In your reply, reproduce every line of the data without any alteration.

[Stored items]
————————

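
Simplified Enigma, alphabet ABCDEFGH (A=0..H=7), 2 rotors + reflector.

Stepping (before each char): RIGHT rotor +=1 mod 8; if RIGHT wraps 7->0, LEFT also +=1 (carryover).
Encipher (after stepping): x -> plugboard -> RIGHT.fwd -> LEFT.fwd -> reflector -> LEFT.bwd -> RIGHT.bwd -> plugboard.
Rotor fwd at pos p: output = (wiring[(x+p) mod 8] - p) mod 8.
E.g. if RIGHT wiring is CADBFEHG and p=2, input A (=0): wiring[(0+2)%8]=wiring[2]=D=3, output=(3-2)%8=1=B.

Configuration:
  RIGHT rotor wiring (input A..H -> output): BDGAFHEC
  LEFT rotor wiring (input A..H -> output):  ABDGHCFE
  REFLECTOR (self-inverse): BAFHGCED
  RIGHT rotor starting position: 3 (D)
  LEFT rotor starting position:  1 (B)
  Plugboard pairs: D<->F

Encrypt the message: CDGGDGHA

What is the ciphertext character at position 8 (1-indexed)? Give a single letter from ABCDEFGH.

Char 1 ('C'): step: R->4, L=1; C->plug->C->R->A->L->A->refl->B->L'->E->R'->H->plug->H
Char 2 ('D'): step: R->5, L=1; D->plug->F->R->B->L->C->refl->F->L'->C->R'->A->plug->A
Char 3 ('G'): step: R->6, L=1; G->plug->G->R->H->L->H->refl->D->L'->G->R'->A->plug->A
Char 4 ('G'): step: R->7, L=1; G->plug->G->R->A->L->A->refl->B->L'->E->R'->C->plug->C
Char 5 ('D'): step: R->0, L->2 (L advanced); D->plug->F->R->H->L->H->refl->D->L'->E->R'->G->plug->G
Char 6 ('G'): step: R->1, L=2; G->plug->G->R->B->L->E->refl->G->L'->G->R'->E->plug->E
Char 7 ('H'): step: R->2, L=2; H->plug->H->R->B->L->E->refl->G->L'->G->R'->B->plug->B
Char 8 ('A'): step: R->3, L=2; A->plug->A->R->F->L->C->refl->F->L'->C->R'->B->plug->B

B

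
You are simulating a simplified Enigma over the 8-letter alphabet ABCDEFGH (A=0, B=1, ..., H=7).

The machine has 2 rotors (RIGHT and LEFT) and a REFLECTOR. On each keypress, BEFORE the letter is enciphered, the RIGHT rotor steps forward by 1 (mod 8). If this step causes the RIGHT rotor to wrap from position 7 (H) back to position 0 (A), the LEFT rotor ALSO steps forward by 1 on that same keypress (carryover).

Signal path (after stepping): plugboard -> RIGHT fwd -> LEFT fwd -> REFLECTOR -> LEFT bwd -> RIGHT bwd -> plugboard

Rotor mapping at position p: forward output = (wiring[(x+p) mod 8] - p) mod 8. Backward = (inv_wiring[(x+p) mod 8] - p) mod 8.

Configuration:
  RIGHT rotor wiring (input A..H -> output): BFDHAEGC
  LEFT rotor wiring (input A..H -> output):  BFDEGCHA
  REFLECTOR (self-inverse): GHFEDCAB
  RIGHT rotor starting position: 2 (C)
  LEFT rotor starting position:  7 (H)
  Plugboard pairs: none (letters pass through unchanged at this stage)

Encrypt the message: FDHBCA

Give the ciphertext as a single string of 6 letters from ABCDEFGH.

Answer: DHFFAB

Derivation:
Char 1 ('F'): step: R->3, L=7; F->plug->F->R->G->L->D->refl->E->L'->D->R'->D->plug->D
Char 2 ('D'): step: R->4, L=7; D->plug->D->R->G->L->D->refl->E->L'->D->R'->H->plug->H
Char 3 ('H'): step: R->5, L=7; H->plug->H->R->D->L->E->refl->D->L'->G->R'->F->plug->F
Char 4 ('B'): step: R->6, L=7; B->plug->B->R->E->L->F->refl->C->L'->B->R'->F->plug->F
Char 5 ('C'): step: R->7, L=7; C->plug->C->R->G->L->D->refl->E->L'->D->R'->A->plug->A
Char 6 ('A'): step: R->0, L->0 (L advanced); A->plug->A->R->B->L->F->refl->C->L'->F->R'->B->plug->B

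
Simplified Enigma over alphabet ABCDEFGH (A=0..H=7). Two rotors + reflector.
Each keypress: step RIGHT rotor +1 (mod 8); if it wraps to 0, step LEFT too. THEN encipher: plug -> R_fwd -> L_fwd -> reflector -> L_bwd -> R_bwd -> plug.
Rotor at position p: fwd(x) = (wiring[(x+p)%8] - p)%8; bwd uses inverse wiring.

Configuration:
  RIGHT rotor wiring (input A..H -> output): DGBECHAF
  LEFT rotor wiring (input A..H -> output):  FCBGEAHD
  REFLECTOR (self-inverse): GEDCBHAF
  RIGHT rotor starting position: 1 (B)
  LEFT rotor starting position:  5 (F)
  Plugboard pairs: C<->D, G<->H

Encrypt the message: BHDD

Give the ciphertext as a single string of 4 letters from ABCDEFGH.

Answer: FEEE

Derivation:
Char 1 ('B'): step: R->2, L=5; B->plug->B->R->C->L->G->refl->A->L'->D->R'->F->plug->F
Char 2 ('H'): step: R->3, L=5; H->plug->G->R->D->L->A->refl->G->L'->C->R'->E->plug->E
Char 3 ('D'): step: R->4, L=5; D->plug->C->R->E->L->F->refl->H->L'->H->R'->E->plug->E
Char 4 ('D'): step: R->5, L=5; D->plug->C->R->A->L->D->refl->C->L'->B->R'->E->plug->E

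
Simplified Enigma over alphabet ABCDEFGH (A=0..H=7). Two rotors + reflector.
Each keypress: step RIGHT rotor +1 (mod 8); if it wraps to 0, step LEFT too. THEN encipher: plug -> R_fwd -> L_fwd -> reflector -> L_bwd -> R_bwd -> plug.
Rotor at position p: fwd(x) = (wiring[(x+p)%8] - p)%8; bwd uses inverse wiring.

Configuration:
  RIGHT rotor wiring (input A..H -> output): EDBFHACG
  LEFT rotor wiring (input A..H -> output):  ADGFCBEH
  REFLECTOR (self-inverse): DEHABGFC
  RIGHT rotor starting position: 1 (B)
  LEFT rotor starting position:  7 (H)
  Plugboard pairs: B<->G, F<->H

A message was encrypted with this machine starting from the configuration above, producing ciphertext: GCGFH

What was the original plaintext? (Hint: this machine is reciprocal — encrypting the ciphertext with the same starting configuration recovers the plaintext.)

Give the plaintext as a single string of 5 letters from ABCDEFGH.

Char 1 ('G'): step: R->2, L=7; G->plug->B->R->D->L->H->refl->C->L'->G->R'->D->plug->D
Char 2 ('C'): step: R->3, L=7; C->plug->C->R->F->L->D->refl->A->L'->A->R'->G->plug->B
Char 3 ('G'): step: R->4, L=7; G->plug->B->R->E->L->G->refl->F->L'->H->R'->F->plug->H
Char 4 ('F'): step: R->5, L=7; F->plug->H->R->C->L->E->refl->B->L'->B->R'->C->plug->C
Char 5 ('H'): step: R->6, L=7; H->plug->F->R->H->L->F->refl->G->L'->E->R'->A->plug->A

Answer: DBHCA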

————————

Written solution
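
Simplified Enigma, alphabet ABCDEFGH (A=0..H=7), 2 rotors + reflector.

Stepping (before each char): RIGHT rotor +=1 mod 8; if RIGHT wraps 7->0, LEFT also +=1 (carryover).
Encipher (after stepping): x -> plugboard -> RIGHT.fwd -> LEFT.fwd -> reflector -> LEFT.bwd -> RIGHT.bwd -> plugboard.
Rotor fwd at pos p: output = (wiring[(x+p) mod 8] - p) mod 8.
E.g. if RIGHT wiring is CADBFEHG and p=2, input A (=0): wiring[(0+2)%8]=wiring[2]=D=3, output=(3-2)%8=1=B.

Configuration:
  RIGHT rotor wiring (input A..H -> output): BDGAFHEC
  LEFT rotor wiring (input A..H -> output):  ABDGHCFE
  REFLECTOR (self-inverse): BAFHGCED
  RIGHT rotor starting position: 3 (D)
  LEFT rotor starting position:  1 (B)
  Plugboard pairs: D<->F

Encrypt the message: CDGGDGHA

What is the ciphertext character at position 8 (1-indexed)? Give a single letter from ABCDEFGH.

Char 1 ('C'): step: R->4, L=1; C->plug->C->R->A->L->A->refl->B->L'->E->R'->H->plug->H
Char 2 ('D'): step: R->5, L=1; D->plug->F->R->B->L->C->refl->F->L'->C->R'->A->plug->A
Char 3 ('G'): step: R->6, L=1; G->plug->G->R->H->L->H->refl->D->L'->G->R'->A->plug->A
Char 4 ('G'): step: R->7, L=1; G->plug->G->R->A->L->A->refl->B->L'->E->R'->C->plug->C
Char 5 ('D'): step: R->0, L->2 (L advanced); D->plug->F->R->H->L->H->refl->D->L'->E->R'->G->plug->G
Char 6 ('G'): step: R->1, L=2; G->plug->G->R->B->L->E->refl->G->L'->G->R'->E->plug->E
Char 7 ('H'): step: R->2, L=2; H->plug->H->R->B->L->E->refl->G->L'->G->R'->B->plug->B
Char 8 ('A'): step: R->3, L=2; A->plug->A->R->F->L->C->refl->F->L'->C->R'->B->plug->B

B

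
You are simulating a simplified Enigma over the 8-letter alphabet ABCDEFGH (A=0, B=1, ..., H=7).

The machine has 2 rotors (RIGHT and LEFT) and a REFLECTOR. On each keypress, BEFORE the letter is enciphered, the RIGHT rotor steps forward by 1 (mod 8). If this step causes the RIGHT rotor to wrap from position 7 (H) back to position 0 (A), the LEFT rotor ALSO steps forward by 1 on that same keypress (carryover).

Signal path (after stepping): plugboard -> RIGHT fwd -> LEFT fwd -> REFLECTOR -> LEFT bwd -> RIGHT bwd -> plugboard

Rotor mapping at position p: forward output = (wiring[(x+p) mod 8] - p) mod 8. Backward = (inv_wiring[(x+p) mod 8] - p) mod 8.

Configuration:
  RIGHT rotor wiring (input A..H -> output): BFDHAEGC
  LEFT rotor wiring (input A..H -> output):  BFDEGCHA
  REFLECTOR (self-inverse): GHFEDCAB
  RIGHT rotor starting position: 2 (C)
  LEFT rotor starting position:  7 (H)
  Plugboard pairs: none (letters pass through unchanged at this stage)

Encrypt the message: FDHBCA

Give the ciphertext as a single string of 6 letters from ABCDEFGH.

Answer: DHFFAB

Derivation:
Char 1 ('F'): step: R->3, L=7; F->plug->F->R->G->L->D->refl->E->L'->D->R'->D->plug->D
Char 2 ('D'): step: R->4, L=7; D->plug->D->R->G->L->D->refl->E->L'->D->R'->H->plug->H
Char 3 ('H'): step: R->5, L=7; H->plug->H->R->D->L->E->refl->D->L'->G->R'->F->plug->F
Char 4 ('B'): step: R->6, L=7; B->plug->B->R->E->L->F->refl->C->L'->B->R'->F->plug->F
Char 5 ('C'): step: R->7, L=7; C->plug->C->R->G->L->D->refl->E->L'->D->R'->A->plug->A
Char 6 ('A'): step: R->0, L->0 (L advanced); A->plug->A->R->B->L->F->refl->C->L'->F->R'->B->plug->B

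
Simplified Enigma over alphabet ABCDEFGH (A=0..H=7). Two rotors + reflector.
Each keypress: step RIGHT rotor +1 (mod 8); if it wraps to 0, step LEFT too. THEN encipher: plug -> R_fwd -> L_fwd -> reflector -> L_bwd -> R_bwd -> plug.
Rotor at position p: fwd(x) = (wiring[(x+p)%8] - p)%8; bwd uses inverse wiring.

Configuration:
  RIGHT rotor wiring (input A..H -> output): DGBECHAF
  LEFT rotor wiring (input A..H -> output):  FCBGEAHD
  REFLECTOR (self-inverse): GEDCBHAF
  RIGHT rotor starting position: 1 (B)
  LEFT rotor starting position:  5 (F)
  Plugboard pairs: C<->D, G<->H

Encrypt the message: BHDD

Give the ciphertext as a single string of 4 letters from ABCDEFGH.

Answer: FEEE

Derivation:
Char 1 ('B'): step: R->2, L=5; B->plug->B->R->C->L->G->refl->A->L'->D->R'->F->plug->F
Char 2 ('H'): step: R->3, L=5; H->plug->G->R->D->L->A->refl->G->L'->C->R'->E->plug->E
Char 3 ('D'): step: R->4, L=5; D->plug->C->R->E->L->F->refl->H->L'->H->R'->E->plug->E
Char 4 ('D'): step: R->5, L=5; D->plug->C->R->A->L->D->refl->C->L'->B->R'->E->plug->E

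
Simplified Enigma over alphabet ABCDEFGH (A=0..H=7). Two rotors + reflector.
Each keypress: step RIGHT rotor +1 (mod 8); if it wraps to 0, step LEFT too. THEN encipher: plug -> R_fwd -> L_fwd -> reflector -> L_bwd -> R_bwd -> plug.
Rotor at position p: fwd(x) = (wiring[(x+p)%8] - p)%8; bwd uses inverse wiring.

Configuration:
  RIGHT rotor wiring (input A..H -> output): EDBFHACG
  LEFT rotor wiring (input A..H -> output):  ADGFCBEH
  REFLECTOR (self-inverse): DEHABGFC
  RIGHT rotor starting position: 1 (B)
  LEFT rotor starting position:  7 (H)
  Plugboard pairs: B<->G, F<->H

A message was encrypted with this machine starting from the configuration above, producing ciphertext: GCGFH

What was the original plaintext? (Hint: this machine is reciprocal — encrypting the ciphertext with the same starting configuration recovers the plaintext.)

Give the plaintext as a single string of 5 letters from ABCDEFGH.

Char 1 ('G'): step: R->2, L=7; G->plug->B->R->D->L->H->refl->C->L'->G->R'->D->plug->D
Char 2 ('C'): step: R->3, L=7; C->plug->C->R->F->L->D->refl->A->L'->A->R'->G->plug->B
Char 3 ('G'): step: R->4, L=7; G->plug->B->R->E->L->G->refl->F->L'->H->R'->F->plug->H
Char 4 ('F'): step: R->5, L=7; F->plug->H->R->C->L->E->refl->B->L'->B->R'->C->plug->C
Char 5 ('H'): step: R->6, L=7; H->plug->F->R->H->L->F->refl->G->L'->E->R'->A->plug->A

Answer: DBHCA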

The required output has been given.